_Problem statement_
If a line in the data below includes the string "thickness", please return a copy of it.

_Given records_
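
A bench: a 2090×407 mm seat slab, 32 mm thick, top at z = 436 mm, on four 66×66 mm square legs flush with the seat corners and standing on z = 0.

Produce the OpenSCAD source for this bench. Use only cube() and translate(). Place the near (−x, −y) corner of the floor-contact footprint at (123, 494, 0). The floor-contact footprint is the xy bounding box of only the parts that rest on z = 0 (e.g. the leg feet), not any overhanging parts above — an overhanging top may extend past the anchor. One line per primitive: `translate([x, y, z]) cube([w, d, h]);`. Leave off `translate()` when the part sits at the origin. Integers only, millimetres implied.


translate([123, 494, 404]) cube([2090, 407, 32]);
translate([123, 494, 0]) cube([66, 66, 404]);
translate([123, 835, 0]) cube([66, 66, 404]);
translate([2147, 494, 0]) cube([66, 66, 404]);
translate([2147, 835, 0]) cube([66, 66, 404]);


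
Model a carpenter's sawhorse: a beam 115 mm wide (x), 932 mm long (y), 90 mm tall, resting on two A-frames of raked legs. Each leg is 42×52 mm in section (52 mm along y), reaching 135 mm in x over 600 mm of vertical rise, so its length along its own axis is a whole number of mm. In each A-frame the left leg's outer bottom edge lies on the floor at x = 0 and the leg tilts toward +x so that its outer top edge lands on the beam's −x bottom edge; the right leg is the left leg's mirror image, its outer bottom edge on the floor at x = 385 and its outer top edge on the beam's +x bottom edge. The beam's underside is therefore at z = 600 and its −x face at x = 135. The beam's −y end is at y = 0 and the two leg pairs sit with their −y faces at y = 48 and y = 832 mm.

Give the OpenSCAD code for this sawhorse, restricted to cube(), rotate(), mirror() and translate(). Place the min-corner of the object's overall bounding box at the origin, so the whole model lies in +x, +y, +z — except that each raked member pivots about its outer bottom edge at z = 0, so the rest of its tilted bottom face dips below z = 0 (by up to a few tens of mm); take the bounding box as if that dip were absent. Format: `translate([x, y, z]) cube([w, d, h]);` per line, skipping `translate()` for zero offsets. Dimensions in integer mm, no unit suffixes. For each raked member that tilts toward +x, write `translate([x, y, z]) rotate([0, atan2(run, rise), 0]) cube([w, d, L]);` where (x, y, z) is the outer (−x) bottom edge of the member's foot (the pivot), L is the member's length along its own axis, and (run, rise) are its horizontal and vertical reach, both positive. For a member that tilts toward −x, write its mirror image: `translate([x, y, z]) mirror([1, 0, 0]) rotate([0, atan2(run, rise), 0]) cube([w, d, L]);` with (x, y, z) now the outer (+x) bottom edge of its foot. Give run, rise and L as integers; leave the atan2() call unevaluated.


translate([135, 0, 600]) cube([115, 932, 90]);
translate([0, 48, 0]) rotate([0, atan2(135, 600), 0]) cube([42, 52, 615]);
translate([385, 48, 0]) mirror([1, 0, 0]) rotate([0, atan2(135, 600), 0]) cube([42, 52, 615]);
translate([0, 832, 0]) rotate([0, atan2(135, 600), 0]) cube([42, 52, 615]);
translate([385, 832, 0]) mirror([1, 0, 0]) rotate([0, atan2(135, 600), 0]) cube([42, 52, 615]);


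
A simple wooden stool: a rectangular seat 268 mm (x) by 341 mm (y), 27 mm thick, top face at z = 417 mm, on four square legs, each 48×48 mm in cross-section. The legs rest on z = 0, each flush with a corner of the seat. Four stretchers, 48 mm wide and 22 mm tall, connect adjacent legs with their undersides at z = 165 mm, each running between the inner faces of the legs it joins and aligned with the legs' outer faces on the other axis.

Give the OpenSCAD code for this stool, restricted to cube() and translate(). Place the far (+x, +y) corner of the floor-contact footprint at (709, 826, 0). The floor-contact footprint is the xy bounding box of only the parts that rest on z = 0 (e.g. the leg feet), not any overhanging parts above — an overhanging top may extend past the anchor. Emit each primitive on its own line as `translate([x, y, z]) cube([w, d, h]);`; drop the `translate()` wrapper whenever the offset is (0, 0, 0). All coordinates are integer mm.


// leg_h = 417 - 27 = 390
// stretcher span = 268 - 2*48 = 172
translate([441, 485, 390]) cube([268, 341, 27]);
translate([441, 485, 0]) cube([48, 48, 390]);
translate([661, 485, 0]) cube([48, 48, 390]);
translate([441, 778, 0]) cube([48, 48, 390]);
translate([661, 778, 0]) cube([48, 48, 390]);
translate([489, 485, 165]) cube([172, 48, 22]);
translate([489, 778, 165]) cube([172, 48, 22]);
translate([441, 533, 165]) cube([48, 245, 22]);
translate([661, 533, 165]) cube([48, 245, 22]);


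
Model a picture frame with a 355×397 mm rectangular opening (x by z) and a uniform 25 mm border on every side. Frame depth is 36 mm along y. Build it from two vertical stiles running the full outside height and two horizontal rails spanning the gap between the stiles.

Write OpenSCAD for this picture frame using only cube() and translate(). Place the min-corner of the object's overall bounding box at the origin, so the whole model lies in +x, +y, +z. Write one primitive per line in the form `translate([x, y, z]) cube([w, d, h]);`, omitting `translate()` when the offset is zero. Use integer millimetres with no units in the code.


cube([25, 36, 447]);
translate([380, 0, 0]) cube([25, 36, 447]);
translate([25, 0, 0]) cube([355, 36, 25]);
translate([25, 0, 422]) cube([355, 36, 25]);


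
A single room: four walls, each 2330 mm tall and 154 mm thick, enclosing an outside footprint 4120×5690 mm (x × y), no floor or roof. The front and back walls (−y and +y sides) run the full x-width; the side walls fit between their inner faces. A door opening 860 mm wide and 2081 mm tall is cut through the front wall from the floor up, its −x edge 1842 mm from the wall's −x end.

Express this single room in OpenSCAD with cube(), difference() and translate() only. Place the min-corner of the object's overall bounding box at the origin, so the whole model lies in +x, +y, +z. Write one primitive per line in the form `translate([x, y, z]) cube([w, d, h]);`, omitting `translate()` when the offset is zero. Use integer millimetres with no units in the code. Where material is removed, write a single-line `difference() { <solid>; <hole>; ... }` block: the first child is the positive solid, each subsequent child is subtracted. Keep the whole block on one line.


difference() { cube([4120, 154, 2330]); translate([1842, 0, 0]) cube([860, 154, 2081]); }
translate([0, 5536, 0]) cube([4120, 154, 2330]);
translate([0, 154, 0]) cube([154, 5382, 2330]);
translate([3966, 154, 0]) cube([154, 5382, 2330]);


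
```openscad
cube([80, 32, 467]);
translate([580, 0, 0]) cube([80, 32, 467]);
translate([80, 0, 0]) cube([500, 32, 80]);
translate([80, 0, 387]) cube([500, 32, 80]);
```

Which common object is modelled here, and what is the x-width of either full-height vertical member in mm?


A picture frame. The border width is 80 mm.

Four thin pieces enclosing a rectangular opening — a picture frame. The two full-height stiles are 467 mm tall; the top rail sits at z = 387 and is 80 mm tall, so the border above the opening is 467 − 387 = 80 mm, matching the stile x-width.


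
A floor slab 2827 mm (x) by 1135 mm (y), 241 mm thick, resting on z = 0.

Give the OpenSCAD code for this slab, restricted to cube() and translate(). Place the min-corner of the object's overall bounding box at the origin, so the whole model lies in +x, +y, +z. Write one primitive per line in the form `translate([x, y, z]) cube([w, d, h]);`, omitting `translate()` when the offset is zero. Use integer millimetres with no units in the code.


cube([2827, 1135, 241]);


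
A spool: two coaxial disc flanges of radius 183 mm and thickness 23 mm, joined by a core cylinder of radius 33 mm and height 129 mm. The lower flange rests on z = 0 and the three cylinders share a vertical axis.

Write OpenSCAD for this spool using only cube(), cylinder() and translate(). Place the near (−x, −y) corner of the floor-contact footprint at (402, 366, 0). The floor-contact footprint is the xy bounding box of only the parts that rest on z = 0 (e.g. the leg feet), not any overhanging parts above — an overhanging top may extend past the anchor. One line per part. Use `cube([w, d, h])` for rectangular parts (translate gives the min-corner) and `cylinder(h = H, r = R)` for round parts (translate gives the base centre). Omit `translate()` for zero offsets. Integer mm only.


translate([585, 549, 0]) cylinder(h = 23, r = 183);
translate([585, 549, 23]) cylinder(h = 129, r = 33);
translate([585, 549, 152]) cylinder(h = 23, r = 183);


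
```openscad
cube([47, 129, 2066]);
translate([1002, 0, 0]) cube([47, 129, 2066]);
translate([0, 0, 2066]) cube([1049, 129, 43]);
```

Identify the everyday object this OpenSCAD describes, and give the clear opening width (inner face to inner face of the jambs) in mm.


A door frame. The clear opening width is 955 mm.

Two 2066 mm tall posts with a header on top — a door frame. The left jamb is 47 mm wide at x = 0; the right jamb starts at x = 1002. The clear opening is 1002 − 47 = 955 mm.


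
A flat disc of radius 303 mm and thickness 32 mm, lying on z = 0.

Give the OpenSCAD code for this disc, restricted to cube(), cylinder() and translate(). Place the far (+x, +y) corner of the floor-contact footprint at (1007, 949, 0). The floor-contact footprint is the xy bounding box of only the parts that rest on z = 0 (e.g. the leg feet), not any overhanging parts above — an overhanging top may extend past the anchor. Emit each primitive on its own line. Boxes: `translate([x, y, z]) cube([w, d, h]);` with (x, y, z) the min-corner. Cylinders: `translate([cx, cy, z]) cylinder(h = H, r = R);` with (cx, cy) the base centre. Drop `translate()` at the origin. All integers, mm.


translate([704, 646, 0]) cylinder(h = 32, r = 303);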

_Your solution_
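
A spool: two coaxial disc flanges of radius 183 mm and thickness 23 mm, joined by a core cylinder of radius 33 mm and height 129 mm. The lower flange rests on z = 0 and the three cylinders share a vertical axis.
A flat disc of radius 303 mm and thickness 32 mm, lying on z = 0.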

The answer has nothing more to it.